### Requirement
Find the line that contains "Using the Bohr model, determine"; then retype it and each line after it, exactly, through the final line of the data below.

### Dataset content

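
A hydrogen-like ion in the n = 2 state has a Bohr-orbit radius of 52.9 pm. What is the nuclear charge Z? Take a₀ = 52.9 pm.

4

r_n = n²a₀/Z ⇒ Z = n²a₀/r = 2² × 52.9 / 52.9 ≈ 4.00
Z = 4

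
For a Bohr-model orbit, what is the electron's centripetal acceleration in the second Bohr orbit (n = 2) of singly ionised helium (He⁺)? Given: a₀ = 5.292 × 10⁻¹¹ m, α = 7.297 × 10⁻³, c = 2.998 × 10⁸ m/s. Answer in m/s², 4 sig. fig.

r = n²a₀/Z = 1.058 × 10⁻¹⁰ m, v = Zαc/n = 2.188 × 10⁶ m/s
a = v²/r = (2.188 × 10⁶)² / 1.058 × 10⁻¹⁰ = 4.522 × 10²² m/s²

4.522 × 10²² m/s²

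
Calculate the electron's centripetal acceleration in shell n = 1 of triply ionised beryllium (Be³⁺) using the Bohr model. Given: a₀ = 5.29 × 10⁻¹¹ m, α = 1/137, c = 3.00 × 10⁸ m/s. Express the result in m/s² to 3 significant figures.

r = n²a₀/Z = 1.32 × 10⁻¹¹ m, v = Zαc/n = 8.76 × 10⁶ m/s
a = v²/r = (8.76 × 10⁶)² / 1.32 × 10⁻¹¹ = 5.80 × 10²⁴ m/s²

5.80 × 10²⁴ m/s²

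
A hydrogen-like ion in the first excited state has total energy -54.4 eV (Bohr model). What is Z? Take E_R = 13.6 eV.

E_n = −E_R Z²/n² ⇒ Z² = −E_n n²/E_R = 54.4 × 2² / 13.6 ≈ 16.00
Z = 4

4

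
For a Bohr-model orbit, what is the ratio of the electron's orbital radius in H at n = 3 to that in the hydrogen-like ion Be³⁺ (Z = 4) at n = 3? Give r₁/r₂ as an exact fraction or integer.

r ∝ Z^-1 · n^2
r₁/r₂ = (1/4)^-1 · (3/3)^2 = 4

4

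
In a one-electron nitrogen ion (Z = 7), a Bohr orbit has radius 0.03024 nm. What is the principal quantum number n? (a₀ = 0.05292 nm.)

2

r_n = n²a₀/Z ⇒ n² = rZ/a₀ = 0.03024 × 7 / 0.05292 ≈ 4.00
n = 2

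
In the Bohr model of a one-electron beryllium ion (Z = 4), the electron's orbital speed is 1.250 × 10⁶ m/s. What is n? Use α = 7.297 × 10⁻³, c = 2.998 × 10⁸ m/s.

7

v_n = Zαc/n ⇒ n = Zαc/v = 4 × 0.007297 × 2.998 × 10⁸ / 1.250 × 10⁶ ≈ 7.00
n = 7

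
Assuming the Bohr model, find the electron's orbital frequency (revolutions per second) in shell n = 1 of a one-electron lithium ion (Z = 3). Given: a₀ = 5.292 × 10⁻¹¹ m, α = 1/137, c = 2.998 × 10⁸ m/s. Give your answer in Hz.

5.923 × 10¹⁶ Hz

r = n²a₀/Z = 1.764 × 10⁻¹¹ m, v = Zαc/n = 6.565 × 10⁶ m/s
f = v/(2πr) = 5.923 × 10¹⁶ Hz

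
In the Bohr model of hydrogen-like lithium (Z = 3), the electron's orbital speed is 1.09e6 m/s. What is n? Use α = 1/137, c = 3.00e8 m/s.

6

v_n = Zαc/n ⇒ n = Zαc/v = 3 × 0.00730 × 3.00e8 / 1.09e6 ≈ 6.03
n = 6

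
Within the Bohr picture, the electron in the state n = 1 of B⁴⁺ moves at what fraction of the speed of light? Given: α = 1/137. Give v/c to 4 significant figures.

v_n = Zαc/n, so v/c = Zα/n = 5 × 0.007299 / 1 = 0.03650

0.03650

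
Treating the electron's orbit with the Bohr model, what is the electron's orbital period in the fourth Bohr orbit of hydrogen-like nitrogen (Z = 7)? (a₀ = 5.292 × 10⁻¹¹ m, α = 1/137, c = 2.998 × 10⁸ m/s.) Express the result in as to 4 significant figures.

198.5 as

r = n²a₀/Z = 4²·5.292 × 10⁻¹¹/7 = 1.210 × 10⁻¹⁰ m
v = Zαc/n = 7·0.007299·2.998 × 10⁸/4 = 3.830 × 10⁶ m/s
T = 2πr/v = 1.985 × 10⁻¹⁶ s = 198.5 as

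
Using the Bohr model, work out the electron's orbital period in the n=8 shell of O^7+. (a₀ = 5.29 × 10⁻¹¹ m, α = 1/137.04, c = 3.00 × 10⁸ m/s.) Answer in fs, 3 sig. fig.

r = n²a₀/Z = 8²·5.29 × 10⁻¹¹/8 = 4.23 × 10⁻¹⁰ m
v = Zαc/n = 8·0.00730·3.00 × 10⁸/8 = 2.19 × 10⁶ m/s
T = 2πr/v = 1.21 × 10⁻¹⁵ s = 1.21 fs

1.21 fs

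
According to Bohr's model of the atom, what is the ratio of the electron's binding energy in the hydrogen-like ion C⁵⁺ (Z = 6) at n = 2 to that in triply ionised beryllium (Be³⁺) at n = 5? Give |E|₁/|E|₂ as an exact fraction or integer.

225/16

|E| ∝ Z^2 · n^-2
|E|₁/|E|₂ = (6/4)^2 · (2/5)^-2 = 225/16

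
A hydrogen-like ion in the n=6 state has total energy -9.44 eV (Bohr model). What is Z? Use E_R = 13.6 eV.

5

E_n = −E_R Z²/n² ⇒ Z² = −E_n n²/E_R = 9.44 × 6² / 13.6 ≈ 24.99
Z = 5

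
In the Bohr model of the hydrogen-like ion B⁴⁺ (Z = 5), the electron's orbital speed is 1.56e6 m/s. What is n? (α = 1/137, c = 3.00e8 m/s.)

v_n = Zαc/n ⇒ n = Zαc/v = 5 × 0.00730 × 3.00e8 / 1.56e6 ≈ 7.02
n = 7

7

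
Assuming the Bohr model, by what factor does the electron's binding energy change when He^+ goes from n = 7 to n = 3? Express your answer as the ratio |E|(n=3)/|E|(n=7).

|E| ∝ Z^2 · n^-2; with Z fixed, |E| ∝ n^-2.
|E|(n=3)/|E|(n=7) = (3/7)^-2 = 49/9

49/9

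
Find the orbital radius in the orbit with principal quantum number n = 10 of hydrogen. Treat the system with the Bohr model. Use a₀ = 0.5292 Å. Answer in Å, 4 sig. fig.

52.92 Å

r_n = n²a₀/Z = 10² × 0.5292 / 1
    = 100 × 0.5292 / 1 = 52.92 Å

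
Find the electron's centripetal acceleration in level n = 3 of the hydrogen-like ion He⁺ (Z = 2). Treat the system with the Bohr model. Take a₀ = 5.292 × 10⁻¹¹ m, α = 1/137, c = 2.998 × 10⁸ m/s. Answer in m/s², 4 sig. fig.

r = n²a₀/Z = 2.381 × 10⁻¹⁰ m, v = Zαc/n = 1.459 × 10⁶ m/s
a = v²/r = (1.459 × 10⁶)² / 2.381 × 10⁻¹⁰ = 8.937 × 10²¹ m/s²

8.937 × 10²¹ m/s²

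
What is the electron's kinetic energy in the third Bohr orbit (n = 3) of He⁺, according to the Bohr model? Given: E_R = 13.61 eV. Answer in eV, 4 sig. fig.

For a Coulomb orbit the virial theorem gives K = −E_n.
E_n = −E_R·Z²/n², so K = E_R·Z²/n² = 13.61 × 2²/3² = 6.049 eV

6.049 eV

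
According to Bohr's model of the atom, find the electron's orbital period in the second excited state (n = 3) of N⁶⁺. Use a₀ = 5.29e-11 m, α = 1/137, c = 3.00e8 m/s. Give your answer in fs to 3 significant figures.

0.0836 fs

r = n²a₀/Z = 3²·5.29e-11/7 = 6.80e-11 m
v = Zαc/n = 7·0.00730·3.00e8/3 = 5.11e6 m/s
T = 2πr/v = 8.36e-17 s = 0.0836 fs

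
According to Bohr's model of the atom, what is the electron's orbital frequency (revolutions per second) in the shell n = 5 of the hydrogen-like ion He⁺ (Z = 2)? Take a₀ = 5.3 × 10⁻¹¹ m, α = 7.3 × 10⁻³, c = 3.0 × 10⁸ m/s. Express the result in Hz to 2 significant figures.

r = n²a₀/Z = 6.6 × 10⁻¹⁰ m, v = Zαc/n = 8.8 × 10⁵ m/s
f = v/(2πr) = 2.1 × 10¹⁴ Hz

2.1 × 10¹⁴ Hz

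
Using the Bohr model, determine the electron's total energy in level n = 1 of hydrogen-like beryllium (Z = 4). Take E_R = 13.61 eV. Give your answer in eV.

-217.8 eV

E_n = −E_R·Z²/n² = −13.61 × 4²/1² = -217.8 eV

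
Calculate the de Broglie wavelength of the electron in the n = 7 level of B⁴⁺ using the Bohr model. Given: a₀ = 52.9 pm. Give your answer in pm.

The Bohr quantisation condition is nλ = 2πr_n.
r_n = n²a₀/Z = 518 pm
λ = 2πr_n/n = 2π·518/7 = 465 pm

465 pm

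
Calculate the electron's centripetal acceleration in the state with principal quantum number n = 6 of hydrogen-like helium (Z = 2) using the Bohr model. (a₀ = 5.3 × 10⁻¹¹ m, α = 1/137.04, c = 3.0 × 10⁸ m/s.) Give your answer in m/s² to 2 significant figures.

r = n²a₀/Z = 9.5 × 10⁻¹⁰ m, v = Zαc/n = 7.3 × 10⁵ m/s
a = v²/r = (7.3 × 10⁵)² / 9.5 × 10⁻¹⁰ = 5.6 × 10²⁰ m/s²

5.6 × 10²⁰ m/s²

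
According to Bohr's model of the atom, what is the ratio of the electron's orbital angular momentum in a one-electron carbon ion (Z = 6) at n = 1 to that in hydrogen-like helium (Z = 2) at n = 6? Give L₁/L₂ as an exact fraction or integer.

L = nℏ is independent of Z.
L₁/L₂ = n₁/n₂ = 1/6 = 1/6

1/6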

### Exercise response
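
Using the Bohr model, determine the electron's total energy in level n = 1 of hydrogen-like beryllium (Z = 4). Take E_R = 13.61 eV. Give your answer in eV.

-217.8 eV

E_n = −E_R·Z²/n² = −13.61 × 4²/1² = -217.8 eV

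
Calculate the de Broglie wavelength of the electron in the n = 7 level of B⁴⁺ using the Bohr model. Given: a₀ = 52.9 pm. Give your answer in pm.

The Bohr quantisation condition is nλ = 2πr_n.
r_n = n²a₀/Z = 518 pm
λ = 2πr_n/n = 2π·518/7 = 465 pm

465 pm

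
Calculate the electron's centripetal acceleration in the state with principal quantum number n = 6 of hydrogen-like helium (Z = 2) using the Bohr model. (a₀ = 5.3 × 10⁻¹¹ m, α = 1/137.04, c = 3.0 × 10⁸ m/s.) Give your answer in m/s² to 2 significant figures.

r = n²a₀/Z = 9.5 × 10⁻¹⁰ m, v = Zαc/n = 7.3 × 10⁵ m/s
a = v²/r = (7.3 × 10⁵)² / 9.5 × 10⁻¹⁰ = 5.6 × 10²⁰ m/s²

5.6 × 10²⁰ m/s²

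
According to Bohr's model of the atom, what is the ratio of the electron's orbital angular momentum in a one-electron carbon ion (Z = 6) at n = 1 to that in hydrogen-like helium (Z = 2) at n = 6? Give L₁/L₂ as an exact fraction or integer.

L = nℏ is independent of Z.
L₁/L₂ = n₁/n₂ = 1/6 = 1/6

1/6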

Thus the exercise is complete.